Task to carry out → The records below must be copied in full, exactly as they read.

Recorded data →
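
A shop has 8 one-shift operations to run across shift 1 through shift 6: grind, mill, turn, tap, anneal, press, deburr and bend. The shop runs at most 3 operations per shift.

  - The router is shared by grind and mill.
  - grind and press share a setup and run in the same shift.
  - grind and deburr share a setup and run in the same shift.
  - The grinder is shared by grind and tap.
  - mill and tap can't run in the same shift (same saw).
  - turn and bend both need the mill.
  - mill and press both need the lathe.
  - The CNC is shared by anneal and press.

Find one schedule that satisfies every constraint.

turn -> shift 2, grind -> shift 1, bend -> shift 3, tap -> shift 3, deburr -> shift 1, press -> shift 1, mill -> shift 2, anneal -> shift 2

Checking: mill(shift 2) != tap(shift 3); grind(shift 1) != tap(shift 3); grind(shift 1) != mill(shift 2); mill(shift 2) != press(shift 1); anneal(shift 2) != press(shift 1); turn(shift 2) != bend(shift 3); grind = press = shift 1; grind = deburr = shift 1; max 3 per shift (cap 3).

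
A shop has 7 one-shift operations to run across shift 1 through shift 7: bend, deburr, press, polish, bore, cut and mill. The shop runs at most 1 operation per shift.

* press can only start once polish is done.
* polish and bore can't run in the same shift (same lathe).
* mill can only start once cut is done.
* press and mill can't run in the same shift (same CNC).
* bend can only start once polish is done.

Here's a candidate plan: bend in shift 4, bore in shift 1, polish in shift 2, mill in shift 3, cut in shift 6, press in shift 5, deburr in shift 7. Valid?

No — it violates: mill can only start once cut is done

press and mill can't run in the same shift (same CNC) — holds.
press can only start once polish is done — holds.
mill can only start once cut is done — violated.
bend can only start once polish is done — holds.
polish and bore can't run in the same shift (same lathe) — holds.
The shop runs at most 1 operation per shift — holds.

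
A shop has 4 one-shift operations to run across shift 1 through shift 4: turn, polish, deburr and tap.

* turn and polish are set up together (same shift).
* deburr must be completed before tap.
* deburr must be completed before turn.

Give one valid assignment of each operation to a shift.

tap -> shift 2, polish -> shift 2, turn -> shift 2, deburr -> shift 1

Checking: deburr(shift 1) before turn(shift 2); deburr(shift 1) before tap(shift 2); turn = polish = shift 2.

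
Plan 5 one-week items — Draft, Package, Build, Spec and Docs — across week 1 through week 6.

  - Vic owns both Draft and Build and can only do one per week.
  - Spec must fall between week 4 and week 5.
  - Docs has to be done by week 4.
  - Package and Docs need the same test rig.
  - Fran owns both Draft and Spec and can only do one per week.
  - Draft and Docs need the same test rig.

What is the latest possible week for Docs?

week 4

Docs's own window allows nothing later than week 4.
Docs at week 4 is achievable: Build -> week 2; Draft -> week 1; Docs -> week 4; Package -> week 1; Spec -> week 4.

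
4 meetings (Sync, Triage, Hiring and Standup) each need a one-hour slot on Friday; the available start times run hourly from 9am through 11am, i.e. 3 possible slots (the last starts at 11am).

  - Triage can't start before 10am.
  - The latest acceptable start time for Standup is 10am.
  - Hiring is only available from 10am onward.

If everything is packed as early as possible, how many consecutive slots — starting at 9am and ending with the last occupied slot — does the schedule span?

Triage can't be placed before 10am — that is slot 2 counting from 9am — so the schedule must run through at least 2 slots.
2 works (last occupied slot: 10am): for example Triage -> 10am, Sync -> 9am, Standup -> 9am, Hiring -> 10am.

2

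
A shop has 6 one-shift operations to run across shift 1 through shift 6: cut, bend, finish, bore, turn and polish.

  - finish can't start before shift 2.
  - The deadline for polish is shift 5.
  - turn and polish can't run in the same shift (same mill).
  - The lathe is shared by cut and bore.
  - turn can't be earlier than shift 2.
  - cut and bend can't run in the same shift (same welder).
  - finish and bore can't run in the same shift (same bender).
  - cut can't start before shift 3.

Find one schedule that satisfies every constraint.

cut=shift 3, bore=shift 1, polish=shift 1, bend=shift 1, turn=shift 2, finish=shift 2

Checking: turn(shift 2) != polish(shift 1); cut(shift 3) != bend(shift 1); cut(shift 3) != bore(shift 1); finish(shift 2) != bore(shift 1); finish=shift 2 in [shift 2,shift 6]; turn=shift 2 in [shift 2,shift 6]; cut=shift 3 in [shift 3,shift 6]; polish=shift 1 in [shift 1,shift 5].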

Finished task →
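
A shop has 8 one-shift operations to run across shift 1 through shift 6: grind, mill, turn, tap, anneal, press, deburr and bend. The shop runs at most 3 operations per shift.

  - The router is shared by grind and mill.
  - grind and press share a setup and run in the same shift.
  - grind and deburr share a setup and run in the same shift.
  - The grinder is shared by grind and tap.
  - mill and tap can't run in the same shift (same saw).
  - turn and bend both need the mill.
  - mill and press both need the lathe.
  - The CNC is shared by anneal and press.

Find one schedule that satisfies every constraint.

turn -> shift 2, grind -> shift 1, bend -> shift 3, tap -> shift 3, deburr -> shift 1, press -> shift 1, mill -> shift 2, anneal -> shift 2

Checking: mill(shift 2) != tap(shift 3); grind(shift 1) != tap(shift 3); grind(shift 1) != mill(shift 2); mill(shift 2) != press(shift 1); anneal(shift 2) != press(shift 1); turn(shift 2) != bend(shift 3); grind = press = shift 1; grind = deburr = shift 1; max 3 per shift (cap 3).

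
A shop has 7 one-shift operations to run across shift 1 through shift 7: bend, deburr, press, polish, bore, cut and mill. The shop runs at most 1 operation per shift.

* press can only start once polish is done.
* polish and bore can't run in the same shift (same lathe).
* mill can only start once cut is done.
* press and mill can't run in the same shift (same CNC).
* bend can only start once polish is done.

Here's a candidate plan: bend in shift 4, bore in shift 1, polish in shift 2, mill in shift 3, cut in shift 6, press in shift 5, deburr in shift 7. Valid?

No — it violates: mill can only start once cut is done

press and mill can't run in the same shift (same CNC) — holds.
press can only start once polish is done — holds.
mill can only start once cut is done — violated.
bend can only start once polish is done — holds.
polish and bore can't run in the same shift (same lathe) — holds.
The shop runs at most 1 operation per shift — holds.

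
A shop has 4 one-shift operations to run across shift 1 through shift 4: turn, polish, deburr and tap.

* turn and polish are set up together (same shift).
* deburr must be completed before tap.
* deburr must be completed before turn.

Give one valid assignment of each operation to a shift.

tap -> shift 2, polish -> shift 2, turn -> shift 2, deburr -> shift 1

Checking: deburr(shift 1) before turn(shift 2); deburr(shift 1) before tap(shift 2); turn = polish = shift 2.

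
Plan 5 one-week items — Draft, Package, Build, Spec and Docs — across week 1 through week 6.

  - Vic owns both Draft and Build and can only do one per week.
  - Spec must fall between week 4 and week 5.
  - Docs has to be done by week 4.
  - Package and Docs need the same test rig.
  - Fran owns both Draft and Spec and can only do one per week.
  - Draft and Docs need the same test rig.

What is the latest possible week for Docs?

week 4

Docs's own window allows nothing later than week 4.
Docs at week 4 is achievable: Build -> week 2; Draft -> week 1; Docs -> week 4; Package -> week 1; Spec -> week 4.

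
4 meetings (Sync, Triage, Hiring and Standup) each need a one-hour slot on Friday; the available start times run hourly from 9am through 11am, i.e. 3 possible slots (the last starts at 11am).

  - Triage can't start before 10am.
  - The latest acceptable start time for Standup is 10am.
  - Hiring is only available from 10am onward.

If everything is packed as early as possible, how many consecutive slots — starting at 9am and ending with the last occupied slot — does the schedule span?

Triage can't be placed before 10am — that is slot 2 counting from 9am — so the schedule must run through at least 2 slots.
2 works (last occupied slot: 10am): for example Triage -> 10am, Sync -> 9am, Standup -> 9am, Hiring -> 10am.

2

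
A shop has 6 one-shift operations to run across shift 1 through shift 6: cut, bend, finish, bore, turn and polish.

  - finish can't start before shift 2.
  - The deadline for polish is shift 5.
  - turn and polish can't run in the same shift (same mill).
  - The lathe is shared by cut and bore.
  - turn can't be earlier than shift 2.
  - cut and bend can't run in the same shift (same welder).
  - finish and bore can't run in the same shift (same bender).
  - cut can't start before shift 3.

Find one schedule that satisfies every constraint.

cut=shift 3, bore=shift 1, polish=shift 1, bend=shift 1, turn=shift 2, finish=shift 2

Checking: turn(shift 2) != polish(shift 1); cut(shift 3) != bend(shift 1); cut(shift 3) != bore(shift 1); finish(shift 2) != bore(shift 1); finish=shift 2 in [shift 2,shift 6]; turn=shift 2 in [shift 2,shift 6]; cut=shift 3 in [shift 3,shift 6]; polish=shift 1 in [shift 1,shift 5].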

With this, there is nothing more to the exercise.